[[ DATA PROVIDED, beginning ]]
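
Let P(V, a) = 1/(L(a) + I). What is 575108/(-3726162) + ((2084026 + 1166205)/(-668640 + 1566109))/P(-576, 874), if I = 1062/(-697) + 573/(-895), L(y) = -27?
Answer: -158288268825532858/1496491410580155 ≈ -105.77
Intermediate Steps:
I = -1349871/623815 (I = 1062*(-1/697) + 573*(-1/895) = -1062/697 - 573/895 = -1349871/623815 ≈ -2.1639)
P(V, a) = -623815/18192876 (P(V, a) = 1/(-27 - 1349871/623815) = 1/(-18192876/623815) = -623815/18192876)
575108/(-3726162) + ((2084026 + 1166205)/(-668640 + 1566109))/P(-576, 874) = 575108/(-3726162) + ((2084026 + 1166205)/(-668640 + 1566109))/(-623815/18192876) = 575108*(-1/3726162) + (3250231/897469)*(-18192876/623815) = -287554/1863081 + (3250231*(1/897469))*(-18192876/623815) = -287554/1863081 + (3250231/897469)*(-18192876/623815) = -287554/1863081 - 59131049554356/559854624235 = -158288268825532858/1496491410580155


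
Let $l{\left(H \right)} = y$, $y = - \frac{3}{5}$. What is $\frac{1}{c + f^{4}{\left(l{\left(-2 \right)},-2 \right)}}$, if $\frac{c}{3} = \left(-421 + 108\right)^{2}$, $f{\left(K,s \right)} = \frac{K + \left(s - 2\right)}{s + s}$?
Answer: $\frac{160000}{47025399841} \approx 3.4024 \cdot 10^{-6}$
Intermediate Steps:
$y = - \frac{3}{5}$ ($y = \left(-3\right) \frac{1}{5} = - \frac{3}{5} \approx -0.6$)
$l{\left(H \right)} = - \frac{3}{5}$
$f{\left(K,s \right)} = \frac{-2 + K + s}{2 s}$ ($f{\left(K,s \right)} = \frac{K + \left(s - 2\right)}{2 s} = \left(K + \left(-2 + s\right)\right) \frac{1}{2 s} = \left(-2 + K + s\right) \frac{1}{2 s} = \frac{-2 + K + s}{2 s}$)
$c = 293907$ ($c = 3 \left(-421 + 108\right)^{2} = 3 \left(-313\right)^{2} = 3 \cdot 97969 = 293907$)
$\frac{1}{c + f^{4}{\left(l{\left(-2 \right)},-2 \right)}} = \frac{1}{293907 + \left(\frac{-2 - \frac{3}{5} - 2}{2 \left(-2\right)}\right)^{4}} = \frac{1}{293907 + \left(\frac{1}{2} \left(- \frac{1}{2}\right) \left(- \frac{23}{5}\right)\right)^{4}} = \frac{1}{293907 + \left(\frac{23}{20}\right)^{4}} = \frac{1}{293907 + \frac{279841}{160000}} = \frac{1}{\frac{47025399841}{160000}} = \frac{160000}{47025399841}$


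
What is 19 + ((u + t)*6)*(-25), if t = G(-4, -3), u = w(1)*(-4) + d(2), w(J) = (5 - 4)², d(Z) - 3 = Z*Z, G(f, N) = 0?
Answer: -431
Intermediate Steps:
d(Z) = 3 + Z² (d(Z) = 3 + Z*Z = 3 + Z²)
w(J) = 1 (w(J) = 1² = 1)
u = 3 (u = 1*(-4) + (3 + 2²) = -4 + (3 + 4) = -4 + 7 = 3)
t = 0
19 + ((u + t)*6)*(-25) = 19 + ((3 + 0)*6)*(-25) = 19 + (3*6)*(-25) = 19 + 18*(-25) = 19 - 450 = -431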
[[ DATA PROVIDED, end ]]
[[ DATA PROVIDED, beginning ]]
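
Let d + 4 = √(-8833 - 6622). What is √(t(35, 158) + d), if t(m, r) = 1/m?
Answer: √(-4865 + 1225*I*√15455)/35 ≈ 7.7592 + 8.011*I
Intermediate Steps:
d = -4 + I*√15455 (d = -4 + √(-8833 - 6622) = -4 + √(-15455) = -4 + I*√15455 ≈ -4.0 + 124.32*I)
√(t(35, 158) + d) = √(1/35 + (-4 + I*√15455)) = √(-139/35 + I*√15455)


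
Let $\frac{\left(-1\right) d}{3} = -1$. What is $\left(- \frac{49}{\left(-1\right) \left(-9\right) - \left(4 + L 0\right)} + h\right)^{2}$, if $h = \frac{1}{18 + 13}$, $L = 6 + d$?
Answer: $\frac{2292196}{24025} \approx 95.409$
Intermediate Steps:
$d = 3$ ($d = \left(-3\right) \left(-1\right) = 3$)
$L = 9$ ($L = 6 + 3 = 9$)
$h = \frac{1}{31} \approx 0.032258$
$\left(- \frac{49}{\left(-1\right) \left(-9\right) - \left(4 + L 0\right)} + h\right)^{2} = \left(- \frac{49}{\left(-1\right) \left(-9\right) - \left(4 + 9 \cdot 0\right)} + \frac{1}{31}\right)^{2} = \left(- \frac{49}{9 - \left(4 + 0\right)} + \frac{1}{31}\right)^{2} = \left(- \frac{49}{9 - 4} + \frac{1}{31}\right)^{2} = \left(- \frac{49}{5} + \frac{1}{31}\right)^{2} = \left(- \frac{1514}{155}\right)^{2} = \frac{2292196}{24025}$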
[[ DATA PROVIDED, end ]]
[[ DATA PROVIDED, beginning ]]
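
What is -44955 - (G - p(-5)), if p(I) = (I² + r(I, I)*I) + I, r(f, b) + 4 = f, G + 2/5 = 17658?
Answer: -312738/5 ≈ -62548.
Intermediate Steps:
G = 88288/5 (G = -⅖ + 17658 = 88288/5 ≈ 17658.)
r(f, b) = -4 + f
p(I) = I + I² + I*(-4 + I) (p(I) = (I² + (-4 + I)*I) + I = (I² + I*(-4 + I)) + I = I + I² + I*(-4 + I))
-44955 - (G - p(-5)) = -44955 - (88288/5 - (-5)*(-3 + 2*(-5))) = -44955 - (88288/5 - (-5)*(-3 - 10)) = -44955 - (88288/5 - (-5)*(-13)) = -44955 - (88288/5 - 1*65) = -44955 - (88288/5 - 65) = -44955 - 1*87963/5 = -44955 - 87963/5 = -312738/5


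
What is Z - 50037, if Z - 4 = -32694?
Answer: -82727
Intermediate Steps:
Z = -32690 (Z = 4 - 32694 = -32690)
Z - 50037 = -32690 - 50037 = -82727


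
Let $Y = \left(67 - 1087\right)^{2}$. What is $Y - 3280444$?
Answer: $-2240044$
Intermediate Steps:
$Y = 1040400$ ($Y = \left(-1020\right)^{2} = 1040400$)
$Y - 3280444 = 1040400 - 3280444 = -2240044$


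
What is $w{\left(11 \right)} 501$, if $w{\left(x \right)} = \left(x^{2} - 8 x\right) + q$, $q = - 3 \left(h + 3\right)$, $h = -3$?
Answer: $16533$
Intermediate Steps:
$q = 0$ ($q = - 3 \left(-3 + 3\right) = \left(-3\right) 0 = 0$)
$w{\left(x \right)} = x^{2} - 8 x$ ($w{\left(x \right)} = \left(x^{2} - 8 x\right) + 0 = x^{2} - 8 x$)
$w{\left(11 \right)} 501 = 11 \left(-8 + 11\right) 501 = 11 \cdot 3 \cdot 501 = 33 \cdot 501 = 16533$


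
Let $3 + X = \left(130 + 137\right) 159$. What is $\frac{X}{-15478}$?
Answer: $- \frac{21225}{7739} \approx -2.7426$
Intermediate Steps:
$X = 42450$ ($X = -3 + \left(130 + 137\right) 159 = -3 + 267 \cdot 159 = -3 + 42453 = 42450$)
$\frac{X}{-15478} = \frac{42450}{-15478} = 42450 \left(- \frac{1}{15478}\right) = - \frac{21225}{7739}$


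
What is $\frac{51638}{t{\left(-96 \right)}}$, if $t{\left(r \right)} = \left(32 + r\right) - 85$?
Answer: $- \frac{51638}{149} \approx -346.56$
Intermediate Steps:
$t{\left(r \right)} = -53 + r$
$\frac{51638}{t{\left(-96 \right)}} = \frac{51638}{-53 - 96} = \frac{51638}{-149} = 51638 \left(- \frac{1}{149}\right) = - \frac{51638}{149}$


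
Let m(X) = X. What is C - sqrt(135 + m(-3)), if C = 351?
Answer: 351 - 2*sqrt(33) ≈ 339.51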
[[ DATA PROVIDED, end ]]
WORK REQUIRED - Using the listing above, show each line holding the string "sqrt".

REPLY -
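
Let m(X) = X. What is C - sqrt(135 + m(-3)), if C = 351?
Answer: 351 - 2*sqrt(33) ≈ 339.51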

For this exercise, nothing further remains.